Problem description - Among the entries below, only the lines starting at the one with "We want to estimate" and ending at the one with "Researchers will compare", both included, are to be printed exactly.

Dataset items -

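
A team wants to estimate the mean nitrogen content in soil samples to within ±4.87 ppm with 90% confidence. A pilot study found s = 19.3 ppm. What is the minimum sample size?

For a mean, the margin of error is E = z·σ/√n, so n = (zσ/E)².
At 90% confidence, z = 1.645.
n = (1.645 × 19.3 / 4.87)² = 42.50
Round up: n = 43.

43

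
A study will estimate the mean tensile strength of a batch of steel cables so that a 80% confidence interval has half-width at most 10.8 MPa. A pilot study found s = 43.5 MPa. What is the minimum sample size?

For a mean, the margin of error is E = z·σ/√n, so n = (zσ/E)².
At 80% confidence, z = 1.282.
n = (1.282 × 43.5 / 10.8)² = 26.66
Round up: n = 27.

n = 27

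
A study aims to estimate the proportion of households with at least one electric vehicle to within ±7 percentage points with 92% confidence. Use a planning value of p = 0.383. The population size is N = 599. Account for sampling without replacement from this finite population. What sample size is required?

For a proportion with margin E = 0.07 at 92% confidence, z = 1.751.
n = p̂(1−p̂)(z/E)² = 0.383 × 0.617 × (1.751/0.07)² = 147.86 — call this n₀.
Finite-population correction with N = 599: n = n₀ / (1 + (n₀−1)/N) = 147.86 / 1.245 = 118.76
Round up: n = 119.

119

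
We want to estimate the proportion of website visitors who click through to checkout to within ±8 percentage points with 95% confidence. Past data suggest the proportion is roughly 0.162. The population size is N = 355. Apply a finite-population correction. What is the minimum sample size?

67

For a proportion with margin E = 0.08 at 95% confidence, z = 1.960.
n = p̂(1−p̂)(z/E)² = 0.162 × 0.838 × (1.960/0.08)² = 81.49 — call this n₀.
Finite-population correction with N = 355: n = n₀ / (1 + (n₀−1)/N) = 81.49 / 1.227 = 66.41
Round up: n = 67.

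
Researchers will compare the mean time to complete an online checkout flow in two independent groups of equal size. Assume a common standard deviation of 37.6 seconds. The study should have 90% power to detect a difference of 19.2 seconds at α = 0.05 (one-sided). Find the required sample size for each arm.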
* * *
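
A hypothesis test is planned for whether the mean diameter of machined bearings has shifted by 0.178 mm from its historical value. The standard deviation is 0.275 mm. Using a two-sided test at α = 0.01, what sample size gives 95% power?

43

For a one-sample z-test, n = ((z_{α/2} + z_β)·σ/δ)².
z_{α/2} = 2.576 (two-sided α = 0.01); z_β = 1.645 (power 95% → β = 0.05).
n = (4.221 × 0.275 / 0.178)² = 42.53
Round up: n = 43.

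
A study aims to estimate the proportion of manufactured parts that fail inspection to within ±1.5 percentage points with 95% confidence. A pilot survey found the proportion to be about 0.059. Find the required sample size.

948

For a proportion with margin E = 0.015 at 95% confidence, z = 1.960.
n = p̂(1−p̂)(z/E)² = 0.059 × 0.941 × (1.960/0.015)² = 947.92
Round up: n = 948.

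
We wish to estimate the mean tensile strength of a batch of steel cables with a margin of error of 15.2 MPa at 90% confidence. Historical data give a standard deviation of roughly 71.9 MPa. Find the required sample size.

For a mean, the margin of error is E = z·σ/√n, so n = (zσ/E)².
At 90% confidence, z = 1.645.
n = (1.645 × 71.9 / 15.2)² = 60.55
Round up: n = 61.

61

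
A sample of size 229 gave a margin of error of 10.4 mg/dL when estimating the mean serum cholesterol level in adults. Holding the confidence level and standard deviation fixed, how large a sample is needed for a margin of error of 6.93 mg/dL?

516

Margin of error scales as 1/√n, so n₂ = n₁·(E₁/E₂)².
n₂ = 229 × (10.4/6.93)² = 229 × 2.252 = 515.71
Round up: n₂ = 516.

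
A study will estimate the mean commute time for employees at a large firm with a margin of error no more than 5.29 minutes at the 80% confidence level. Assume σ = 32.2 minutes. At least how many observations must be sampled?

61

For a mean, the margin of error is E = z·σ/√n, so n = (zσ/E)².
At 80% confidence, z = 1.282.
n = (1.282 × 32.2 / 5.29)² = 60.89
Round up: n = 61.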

Solution for this task -
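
We want to estimate the proportion of website visitors who click through to checkout to within ±8 percentage points with 95% confidence. Past data suggest the proportion is roughly 0.162. The population size is N = 355. Apply a finite-population correction. What is the minimum sample size?

67

For a proportion with margin E = 0.08 at 95% confidence, z = 1.960.
n = p̂(1−p̂)(z/E)² = 0.162 × 0.838 × (1.960/0.08)² = 81.49 — call this n₀.
Finite-population correction with N = 355: n = n₀ / (1 + (n₀−1)/N) = 81.49 / 1.227 = 66.41
Round up: n = 67.

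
Researchers will compare the mean time to complete an online checkout flow in two independent groups of equal size. Assume a common standard deviation of 37.6 seconds. The study should have 90% power to detect a difference of 19.2 seconds at α = 0.05 (one-sided). Find the required sample size for each arm.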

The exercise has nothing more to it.